Exercise details:
The string "Answer" appears in some lines of the entries that follow; copy each such line.

* * *

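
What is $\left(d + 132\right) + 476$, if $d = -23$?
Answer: $585$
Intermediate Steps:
$\left(d + 132\right) + 476 = \left(-23 + 132\right) + 476 = 109 + 476 = 585$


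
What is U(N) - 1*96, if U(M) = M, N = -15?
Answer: -111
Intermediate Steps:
U(N) - 1*96 = -15 - 1*96 = -15 - 96 = -111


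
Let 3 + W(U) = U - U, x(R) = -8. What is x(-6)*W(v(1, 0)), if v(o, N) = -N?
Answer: 24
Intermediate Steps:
W(U) = -3 (W(U) = -3 + (U - U) = -3 + 0 = -3)
x(-6)*W(v(1, 0)) = -8*(-3) = 24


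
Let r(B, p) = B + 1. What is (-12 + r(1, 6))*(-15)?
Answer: 150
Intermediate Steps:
r(B, p) = 1 + B
(-12 + r(1, 6))*(-15) = (-12 + (1 + 1))*(-15) = (-12 + 2)*(-15) = -10*(-15) = 150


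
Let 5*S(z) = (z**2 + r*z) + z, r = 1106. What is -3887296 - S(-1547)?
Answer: -4023432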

* * *

Solution below:
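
Answer: $585$
Answer: -111
Answer: 24
Answer: 150
Answer: -4023432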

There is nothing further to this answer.